== WHAT NEEDS TO BE DONE ==
Extract every line starting at the line that contains "Only whole units" and ending with the final line of the data, inclusive; give only those lines, word for word.

GIVEN RECORDS START

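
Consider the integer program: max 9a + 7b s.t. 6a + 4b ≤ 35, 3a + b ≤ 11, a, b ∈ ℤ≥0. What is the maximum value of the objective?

58

(a,b)=(1,7) is feasible, giving 58.
(a,b)=(0,8) is feasible, giving 56.
Maximum is 58 at (a,b)=(1,7).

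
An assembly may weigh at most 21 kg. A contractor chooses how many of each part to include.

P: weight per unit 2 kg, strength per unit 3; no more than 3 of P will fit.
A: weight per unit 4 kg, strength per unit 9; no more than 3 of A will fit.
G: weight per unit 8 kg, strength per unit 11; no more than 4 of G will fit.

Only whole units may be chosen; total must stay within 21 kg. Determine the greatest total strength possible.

38

Take 3×A and 1×G: weight 20 ≤ 21, strength 3·9 + 1·11 = 38.
A has the best ratio (9/4) and is taken to its limit of 3; remaining capacity is filled optimally with the others.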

GIVEN RECORDS END

== ANSWER SECTION ==
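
Only whole units may be chosen; total must stay within 21 kg. Determine the greatest total strength possible.

38

Take 3×A and 1×G: weight 20 ≤ 21, strength 3·9 + 1·11 = 38.
A has the best ratio (9/4) and is taken to its limit of 3; remaining capacity is filled optimally with the others.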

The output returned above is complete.